- [TRY IT]:
Copies of all lines containing the string "Convention" are needed from the data below.

- [Stored items]:
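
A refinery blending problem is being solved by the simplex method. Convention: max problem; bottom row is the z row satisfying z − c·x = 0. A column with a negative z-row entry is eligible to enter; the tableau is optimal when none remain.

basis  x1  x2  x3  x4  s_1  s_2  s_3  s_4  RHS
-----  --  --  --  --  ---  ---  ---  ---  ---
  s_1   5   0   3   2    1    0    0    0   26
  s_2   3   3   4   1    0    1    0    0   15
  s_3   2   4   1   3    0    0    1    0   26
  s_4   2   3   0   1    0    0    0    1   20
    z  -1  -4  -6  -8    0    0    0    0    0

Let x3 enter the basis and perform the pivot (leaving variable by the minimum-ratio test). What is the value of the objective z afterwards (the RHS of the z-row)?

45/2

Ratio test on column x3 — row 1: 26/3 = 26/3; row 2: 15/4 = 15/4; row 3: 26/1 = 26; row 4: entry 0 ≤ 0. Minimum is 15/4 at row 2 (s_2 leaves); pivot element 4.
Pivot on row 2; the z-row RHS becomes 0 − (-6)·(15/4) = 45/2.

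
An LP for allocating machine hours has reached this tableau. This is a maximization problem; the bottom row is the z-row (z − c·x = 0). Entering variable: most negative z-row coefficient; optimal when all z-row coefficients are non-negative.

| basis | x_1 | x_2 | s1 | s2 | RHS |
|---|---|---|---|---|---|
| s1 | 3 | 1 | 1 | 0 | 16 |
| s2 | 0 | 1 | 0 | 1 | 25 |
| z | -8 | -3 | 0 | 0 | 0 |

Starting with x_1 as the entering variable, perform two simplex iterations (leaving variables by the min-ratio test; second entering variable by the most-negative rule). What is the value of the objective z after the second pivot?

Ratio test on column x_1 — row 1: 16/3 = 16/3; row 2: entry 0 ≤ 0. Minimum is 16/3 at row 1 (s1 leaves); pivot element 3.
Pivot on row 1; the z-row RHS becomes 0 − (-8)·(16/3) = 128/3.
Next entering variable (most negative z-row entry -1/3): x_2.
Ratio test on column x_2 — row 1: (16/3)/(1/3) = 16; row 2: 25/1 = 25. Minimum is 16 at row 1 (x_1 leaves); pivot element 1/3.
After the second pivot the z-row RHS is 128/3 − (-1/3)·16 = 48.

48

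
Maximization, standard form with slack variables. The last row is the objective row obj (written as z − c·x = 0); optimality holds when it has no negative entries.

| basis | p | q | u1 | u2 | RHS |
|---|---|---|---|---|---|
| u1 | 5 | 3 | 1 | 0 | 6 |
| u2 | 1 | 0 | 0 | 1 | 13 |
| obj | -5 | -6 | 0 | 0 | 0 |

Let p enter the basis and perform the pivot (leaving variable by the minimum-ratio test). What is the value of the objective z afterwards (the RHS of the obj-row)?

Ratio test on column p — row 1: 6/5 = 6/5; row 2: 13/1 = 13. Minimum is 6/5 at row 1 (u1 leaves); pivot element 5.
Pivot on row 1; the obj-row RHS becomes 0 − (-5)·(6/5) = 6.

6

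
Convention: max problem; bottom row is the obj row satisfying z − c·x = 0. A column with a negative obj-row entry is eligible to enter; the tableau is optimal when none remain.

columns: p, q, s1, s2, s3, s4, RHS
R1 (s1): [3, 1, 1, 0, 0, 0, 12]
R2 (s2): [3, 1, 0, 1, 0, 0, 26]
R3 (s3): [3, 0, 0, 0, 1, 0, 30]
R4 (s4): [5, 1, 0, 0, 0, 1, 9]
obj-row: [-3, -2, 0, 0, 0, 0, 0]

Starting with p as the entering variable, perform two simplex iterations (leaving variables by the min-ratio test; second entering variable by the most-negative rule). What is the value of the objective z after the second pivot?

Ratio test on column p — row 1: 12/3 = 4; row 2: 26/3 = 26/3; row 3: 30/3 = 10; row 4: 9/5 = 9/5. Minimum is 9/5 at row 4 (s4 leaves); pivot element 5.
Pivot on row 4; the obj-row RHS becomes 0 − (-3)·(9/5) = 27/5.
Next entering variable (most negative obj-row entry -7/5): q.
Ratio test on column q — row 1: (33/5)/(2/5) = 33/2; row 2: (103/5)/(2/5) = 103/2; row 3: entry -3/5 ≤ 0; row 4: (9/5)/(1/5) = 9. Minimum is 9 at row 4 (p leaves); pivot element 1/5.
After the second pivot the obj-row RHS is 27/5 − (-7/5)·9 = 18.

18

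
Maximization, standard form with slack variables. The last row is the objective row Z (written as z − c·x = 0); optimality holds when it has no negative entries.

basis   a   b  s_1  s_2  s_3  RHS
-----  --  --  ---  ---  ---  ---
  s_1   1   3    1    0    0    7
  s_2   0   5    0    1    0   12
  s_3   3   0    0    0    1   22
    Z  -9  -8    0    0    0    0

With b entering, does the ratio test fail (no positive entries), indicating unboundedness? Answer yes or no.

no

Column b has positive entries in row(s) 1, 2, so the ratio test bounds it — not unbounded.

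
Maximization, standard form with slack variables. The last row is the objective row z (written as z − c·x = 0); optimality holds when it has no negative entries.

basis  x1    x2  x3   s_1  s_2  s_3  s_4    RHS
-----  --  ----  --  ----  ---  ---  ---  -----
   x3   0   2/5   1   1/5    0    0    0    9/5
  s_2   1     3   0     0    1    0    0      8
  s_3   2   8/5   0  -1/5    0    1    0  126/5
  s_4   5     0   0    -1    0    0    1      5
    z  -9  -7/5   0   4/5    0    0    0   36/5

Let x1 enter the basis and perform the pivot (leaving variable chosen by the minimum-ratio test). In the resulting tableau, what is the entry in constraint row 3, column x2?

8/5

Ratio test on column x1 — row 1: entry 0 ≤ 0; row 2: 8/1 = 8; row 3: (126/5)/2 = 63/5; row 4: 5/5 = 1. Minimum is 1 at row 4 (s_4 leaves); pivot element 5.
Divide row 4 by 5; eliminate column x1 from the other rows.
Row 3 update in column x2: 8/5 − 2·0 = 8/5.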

- [TASK RESULT]:
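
A refinery blending problem is being solved by the simplex method. Convention: max problem; bottom row is the z row satisfying z − c·x = 0. A column with a negative z-row entry is eligible to enter; the tableau is optimal when none remain.
Convention: max problem; bottom row is the obj row satisfying z − c·x = 0. A column with a negative obj-row entry is eligible to enter; the tableau is optimal when none remain.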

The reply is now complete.